Task | Quote exactly the lines running from the line with "Apply the Vigenère" to the end of the entries, including both, and nothing else.
----
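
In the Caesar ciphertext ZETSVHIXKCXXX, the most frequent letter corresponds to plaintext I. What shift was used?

15

The most frequent ciphertext letter is X (appears 4 times).
X is position 23; I is position 8.
Shift = 15.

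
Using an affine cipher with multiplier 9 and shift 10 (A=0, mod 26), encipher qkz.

ywb

q(16): 9·16+10=154≡24 → y
k(10): 9·10+10=100≡22 → w
z(25): 9·25+10=235≡1 → b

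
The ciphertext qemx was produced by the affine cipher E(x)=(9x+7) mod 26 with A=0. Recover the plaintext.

The inverse of 9 mod 26 is 3, since 9·3=27≡1. Apply D(y)=3·(y−7) mod 26:
q(16): 3·(16−7)=27≡1 → b
e(4): 3·(4−7)=-9≡17 → r
m(12): 3·(12−7)=15 → p
x(23): 3·(23−7)=48≡22 → w

brpw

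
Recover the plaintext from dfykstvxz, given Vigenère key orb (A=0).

Repeat the key across the ciphertext: orborborb
d(3)−o(14): -11≡15 → p
f(5)−r(17): -12≡14 → o
y(24)−b(1): 23 → x
k(10)−o(14): -4≡22 → w
s(18)−r(17): 1 → b
t(19)−b(1): 18 → s
v(21)−o(14): 7 → h
x(23)−r(17): 6 → g
z(25)−b(1): 24 → y

poxwbshgy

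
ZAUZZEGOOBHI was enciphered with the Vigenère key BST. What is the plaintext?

YIBYHLFWVAPP

Repeat the key across the ciphertext: BSTBSTBSTBST
Z(25)−B(1): 24 → Y
A(0)−S(18): -18≡8 → I
U(20)−T(19): 1 → B
Z(25)−B(1): 24 → Y
Z(25)−S(18): 7 → H
E(4)−T(19): -15≡11 → L
G(6)−B(1): 5 → F
O(14)−S(18): -4≡22 → W
O(14)−T(19): -5≡21 → V
B(1)−B(1): 0 → A
H(7)−S(18): -11≡15 → P
I(8)−T(19): -11≡15 → P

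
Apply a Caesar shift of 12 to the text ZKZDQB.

LWLPCN

Z(25): 25+12=37≡11 → L
K(10): 10+12=22 → W
Z(25): 25+12=37≡11 → L
D(3): 3+12=15 → P
Q(16): 16+12=28≡2 → C
B(1): 1+12=13 → N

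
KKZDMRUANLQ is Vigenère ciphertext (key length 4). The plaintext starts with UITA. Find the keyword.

QCGD

Subtract each crib letter from the matching ciphertext letter (mod 26):
K(10)−U(20)=-10≡16 → Q
K(10)−I(8)=2 → C
Z(25)−T(19)=6 → G
D(3)−A(0)=3 → D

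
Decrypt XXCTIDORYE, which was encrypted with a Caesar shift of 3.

X(23): 23−3=20 → U
X(23): 23−3=20 → U
C(2): 2−3=-1≡25 → Z
T(19): 19−3=16 → Q
I(8): 8−3=5 → F
D(3): 3−3=0 → A
O(14): 14−3=11 → L
R(17): 17−3=14 → O
Y(24): 24−3=21 → V
E(4): 4−3=1 → B

UUZQFALOVB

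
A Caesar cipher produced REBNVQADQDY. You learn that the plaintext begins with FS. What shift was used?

12

From the crib: R(17)−F(5)=12, so the shift is 12.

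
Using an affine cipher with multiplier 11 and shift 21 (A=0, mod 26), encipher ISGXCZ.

I(8): 11·8+21=109≡5 → F
S(18): 11·18+21=219≡11 → L
G(6): 11·6+21=87≡9 → J
X(23): 11·23+21=274≡14 → O
C(2): 11·2+21=43≡17 → R
Z(25): 11·25+21=296≡10 → K

FLJORK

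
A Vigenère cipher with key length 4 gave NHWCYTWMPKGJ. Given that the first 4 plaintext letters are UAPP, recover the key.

THHN

Subtract each crib letter from the matching ciphertext letter (mod 26):
N(13)−U(20)=-7≡19 → T
H(7)−A(0)=7 → H
W(22)−P(15)=7 → H
C(2)−P(15)=-13≡13 → N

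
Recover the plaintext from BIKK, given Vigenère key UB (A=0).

HHQJ

Repeat the key across the ciphertext: UBUB
B(1)−U(20): -19≡7 → H
I(8)−B(1): 7 → H
K(10)−U(20): -10≡16 → Q
K(10)−B(1): 9 → J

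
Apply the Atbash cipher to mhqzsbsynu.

m(12) → n(13)
h(7) → s(18)
q(16) → j(9)
z(25) → a(0)
s(18) → h(7)
b(1) → y(24)
s(18) → h(7)
y(24) → b(1)
n(13) → m(12)
u(20) → f(5)

nsjahyhbmf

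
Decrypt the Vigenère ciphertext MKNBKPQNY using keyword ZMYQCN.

NYPLICRBA

Repeat the key across the ciphertext: ZMYQCNZMY
M(12)−Z(25): -13≡13 → N
K(10)−M(12): -2≡24 → Y
N(13)−Y(24): -11≡15 → P
B(1)−Q(16): -15≡11 → L
K(10)−C(2): 8 → I
P(15)−N(13): 2 → C
Q(16)−Z(25): -9≡17 → R
N(13)−M(12): 1 → B
Y(24)−Y(24): 0 → A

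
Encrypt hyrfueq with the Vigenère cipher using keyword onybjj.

vlpgdne

Repeat the key across the message: onybjjo
h(7)+o(14): 21 → v
y(24)+n(13): 37≡11 → l
r(17)+y(24): 41≡15 → p
f(5)+b(1): 6 → g
u(20)+j(9): 29≡3 → d
e(4)+j(9): 13 → n
q(16)+o(14): 30≡4 → e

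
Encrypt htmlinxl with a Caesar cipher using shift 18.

h(7): 7+18=25 → z
t(19): 19+18=37≡11 → l
m(12): 12+18=30≡4 → e
l(11): 11+18=29≡3 → d
i(8): 8+18=26≡0 → a
n(13): 13+18=31≡5 → f
x(23): 23+18=41≡15 → p
l(11): 11+18=29≡3 → d

zledafpd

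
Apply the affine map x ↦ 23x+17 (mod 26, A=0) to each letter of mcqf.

hlvc

m(12): 23·12+17=293≡7 → h
c(2): 23·2+17=63≡11 → l
q(16): 23·16+17=385≡21 → v
f(5): 23·5+17=132≡2 → c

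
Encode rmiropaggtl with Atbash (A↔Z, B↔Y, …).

r(17) → i(8)
m(12) → n(13)
i(8) → r(17)
r(17) → i(8)
o(14) → l(11)
p(15) → k(10)
a(0) → z(25)
g(6) → t(19)
g(6) → t(19)
t(19) → g(6)
l(11) → o(14)

inrilkzttgo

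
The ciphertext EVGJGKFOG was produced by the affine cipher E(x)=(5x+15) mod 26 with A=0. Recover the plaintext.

DWTETZYFT

The inverse of 5 mod 26 is 21, since 5·21=105≡1. Apply D(y)=21·(y−15) mod 26:
E(4): 21·(4−15)=-231≡3 → D
V(21): 21·(21−15)=126≡22 → W
G(6): 21·(6−15)=-189≡19 → T
J(9): 21·(9−15)=-126≡4 → E
G(6): 21·(6−15)=-189≡19 → T
K(10): 21·(10−15)=-105≡25 → Z
F(5): 21·(5−15)=-210≡24 → Y
O(14): 21·(14−15)=-21≡5 → F
G(6): 21·(6−15)=-189≡19 → T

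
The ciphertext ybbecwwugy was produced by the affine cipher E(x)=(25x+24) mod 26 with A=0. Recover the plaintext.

axxuwccesa

The inverse of 25 mod 26 is 25, since 25·25=625≡1. Apply D(y)=25·(y−24) mod 26:
y(24): 25·(24−24)=0 → a
b(1): 25·(1−24)=-575≡23 → x
b(1): 25·(1−24)=-575≡23 → x
e(4): 25·(4−24)=-500≡20 → u
c(2): 25·(2−24)=-550≡22 → w
w(22): 25·(22−24)=-50≡2 → c
w(22): 25·(22−24)=-50≡2 → c
u(20): 25·(20−24)=-100≡4 → e
g(6): 25·(6−24)=-450≡18 → s
y(24): 25·(24−24)=0 → a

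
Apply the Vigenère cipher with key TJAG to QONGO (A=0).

Repeat the key across the message: TJAGT
Q(16)+T(19): 35≡9 → J
O(14)+J(9): 23 → X
N(13)+A(0): 13 → N
G(6)+G(6): 12 → M
O(14)+T(19): 33≡7 → H

JXNMH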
----
Exercise solution |
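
Apply the Vigenère cipher with key TJAG to QONGO (A=0).

Repeat the key across the message: TJAGT
Q(16)+T(19): 35≡9 → J
O(14)+J(9): 23 → X
N(13)+A(0): 13 → N
G(6)+G(6): 12 → M
O(14)+T(19): 33≡7 → H

JXNMH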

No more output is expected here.